• Exercise
The records are to be copied in their entirety, exactly as given.
* * * * * * * * *
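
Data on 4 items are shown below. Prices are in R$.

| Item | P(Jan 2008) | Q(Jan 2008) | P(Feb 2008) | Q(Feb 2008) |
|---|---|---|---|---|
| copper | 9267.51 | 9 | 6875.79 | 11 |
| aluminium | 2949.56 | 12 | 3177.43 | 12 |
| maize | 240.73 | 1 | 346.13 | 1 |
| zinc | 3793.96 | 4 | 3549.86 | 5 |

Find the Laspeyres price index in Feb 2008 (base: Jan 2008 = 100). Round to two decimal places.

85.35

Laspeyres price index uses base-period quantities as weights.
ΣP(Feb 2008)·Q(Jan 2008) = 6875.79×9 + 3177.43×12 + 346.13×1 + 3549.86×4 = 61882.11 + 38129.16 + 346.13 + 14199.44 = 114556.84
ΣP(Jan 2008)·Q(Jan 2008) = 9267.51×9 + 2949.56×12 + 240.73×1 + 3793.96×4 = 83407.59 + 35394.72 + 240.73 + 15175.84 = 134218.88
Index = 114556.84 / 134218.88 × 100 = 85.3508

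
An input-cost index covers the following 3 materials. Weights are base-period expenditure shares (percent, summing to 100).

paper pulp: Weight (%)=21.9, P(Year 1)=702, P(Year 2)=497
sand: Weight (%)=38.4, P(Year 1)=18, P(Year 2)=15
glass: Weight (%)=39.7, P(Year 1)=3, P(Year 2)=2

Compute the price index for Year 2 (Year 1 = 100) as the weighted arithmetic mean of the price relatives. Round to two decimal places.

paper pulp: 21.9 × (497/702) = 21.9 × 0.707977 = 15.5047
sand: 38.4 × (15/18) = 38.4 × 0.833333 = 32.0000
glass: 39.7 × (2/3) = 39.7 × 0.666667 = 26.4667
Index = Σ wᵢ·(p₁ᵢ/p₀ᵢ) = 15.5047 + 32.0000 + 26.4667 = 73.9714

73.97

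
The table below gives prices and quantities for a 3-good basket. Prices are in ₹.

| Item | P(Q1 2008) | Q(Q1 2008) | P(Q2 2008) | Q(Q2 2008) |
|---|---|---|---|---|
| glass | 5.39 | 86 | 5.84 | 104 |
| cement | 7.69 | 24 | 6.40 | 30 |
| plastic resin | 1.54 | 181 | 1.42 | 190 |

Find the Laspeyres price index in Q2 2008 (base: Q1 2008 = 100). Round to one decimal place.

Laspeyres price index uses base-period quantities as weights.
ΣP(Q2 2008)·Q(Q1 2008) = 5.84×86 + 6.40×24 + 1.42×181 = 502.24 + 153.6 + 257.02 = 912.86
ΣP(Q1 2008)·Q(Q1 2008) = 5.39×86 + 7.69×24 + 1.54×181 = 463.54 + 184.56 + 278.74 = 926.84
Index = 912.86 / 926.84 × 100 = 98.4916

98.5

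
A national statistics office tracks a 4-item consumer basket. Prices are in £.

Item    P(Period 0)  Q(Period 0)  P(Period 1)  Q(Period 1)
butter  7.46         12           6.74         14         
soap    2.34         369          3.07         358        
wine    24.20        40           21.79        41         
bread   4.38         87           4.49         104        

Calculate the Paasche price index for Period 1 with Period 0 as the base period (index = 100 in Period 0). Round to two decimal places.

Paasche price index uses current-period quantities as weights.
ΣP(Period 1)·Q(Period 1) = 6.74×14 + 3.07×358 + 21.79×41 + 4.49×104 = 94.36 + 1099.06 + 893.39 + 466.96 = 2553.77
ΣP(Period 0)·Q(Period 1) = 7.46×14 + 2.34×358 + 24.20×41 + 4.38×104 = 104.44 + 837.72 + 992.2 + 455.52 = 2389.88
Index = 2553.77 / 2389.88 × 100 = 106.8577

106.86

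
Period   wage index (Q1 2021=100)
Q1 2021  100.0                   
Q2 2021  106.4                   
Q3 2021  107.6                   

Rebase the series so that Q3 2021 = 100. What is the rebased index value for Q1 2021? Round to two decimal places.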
* * * * * * * * *
• Response to the exercise
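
Data on 4 items are shown below. Prices are in R$.

| Item | P(Jan 2008) | Q(Jan 2008) | P(Feb 2008) | Q(Feb 2008) |
|---|---|---|---|---|
| copper | 9267.51 | 9 | 6875.79 | 11 |
| aluminium | 2949.56 | 12 | 3177.43 | 12 |
| maize | 240.73 | 1 | 346.13 | 1 |
| zinc | 3793.96 | 4 | 3549.86 | 5 |

Find the Laspeyres price index in Feb 2008 (base: Jan 2008 = 100). Round to two decimal places.

85.35

Laspeyres price index uses base-period quantities as weights.
ΣP(Feb 2008)·Q(Jan 2008) = 6875.79×9 + 3177.43×12 + 346.13×1 + 3549.86×4 = 61882.11 + 38129.16 + 346.13 + 14199.44 = 114556.84
ΣP(Jan 2008)·Q(Jan 2008) = 9267.51×9 + 2949.56×12 + 240.73×1 + 3793.96×4 = 83407.59 + 35394.72 + 240.73 + 15175.84 = 134218.88
Index = 114556.84 / 134218.88 × 100 = 85.3508

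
An input-cost index covers the following 3 materials. Weights are base-period expenditure shares (percent, summing to 100).

paper pulp: Weight (%)=21.9, P(Year 1)=702, P(Year 2)=497
sand: Weight (%)=38.4, P(Year 1)=18, P(Year 2)=15
glass: Weight (%)=39.7, P(Year 1)=3, P(Year 2)=2

Compute the price index for Year 2 (Year 1 = 100) as the weighted arithmetic mean of the price relatives. Round to two decimal places.

paper pulp: 21.9 × (497/702) = 21.9 × 0.707977 = 15.5047
sand: 38.4 × (15/18) = 38.4 × 0.833333 = 32.0000
glass: 39.7 × (2/3) = 39.7 × 0.666667 = 26.4667
Index = Σ wᵢ·(p₁ᵢ/p₀ᵢ) = 15.5047 + 32.0000 + 26.4667 = 73.9714

73.97

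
The table below gives prices and quantities for a 3-good basket. Prices are in ₹.

| Item | P(Q1 2008) | Q(Q1 2008) | P(Q2 2008) | Q(Q2 2008) |
|---|---|---|---|---|
| glass | 5.39 | 86 | 5.84 | 104 |
| cement | 7.69 | 24 | 6.40 | 30 |
| plastic resin | 1.54 | 181 | 1.42 | 190 |

Find the Laspeyres price index in Q2 2008 (base: Q1 2008 = 100). Round to one decimal place.

Laspeyres price index uses base-period quantities as weights.
ΣP(Q2 2008)·Q(Q1 2008) = 5.84×86 + 6.40×24 + 1.42×181 = 502.24 + 153.6 + 257.02 = 912.86
ΣP(Q1 2008)·Q(Q1 2008) = 5.39×86 + 7.69×24 + 1.54×181 = 463.54 + 184.56 + 278.74 = 926.84
Index = 912.86 / 926.84 × 100 = 98.4916

98.5

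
A national statistics office tracks a 4-item consumer basket. Prices are in £.

Item    P(Period 0)  Q(Period 0)  P(Period 1)  Q(Period 1)
butter  7.46         12           6.74         14         
soap    2.34         369          3.07         358        
wine    24.20        40           21.79        41         
bread   4.38         87           4.49         104        

Calculate the Paasche price index for Period 1 with Period 0 as the base period (index = 100 in Period 0). Round to two decimal places.

Paasche price index uses current-period quantities as weights.
ΣP(Period 1)·Q(Period 1) = 6.74×14 + 3.07×358 + 21.79×41 + 4.49×104 = 94.36 + 1099.06 + 893.39 + 466.96 = 2553.77
ΣP(Period 0)·Q(Period 1) = 7.46×14 + 2.34×358 + 24.20×41 + 4.38×104 = 104.44 + 837.72 + 992.2 + 455.52 = 2389.88
Index = 2553.77 / 2389.88 × 100 = 106.8577

106.86

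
Period   wage index (Q1 2021=100)
Q1 2021  100.0                   
Q2 2021  106.4                   
Q3 2021  107.6                   

Rebase the series so that Q3 2021 = 100. What is the rebased index value for Q1 2021? Round to two decimal places.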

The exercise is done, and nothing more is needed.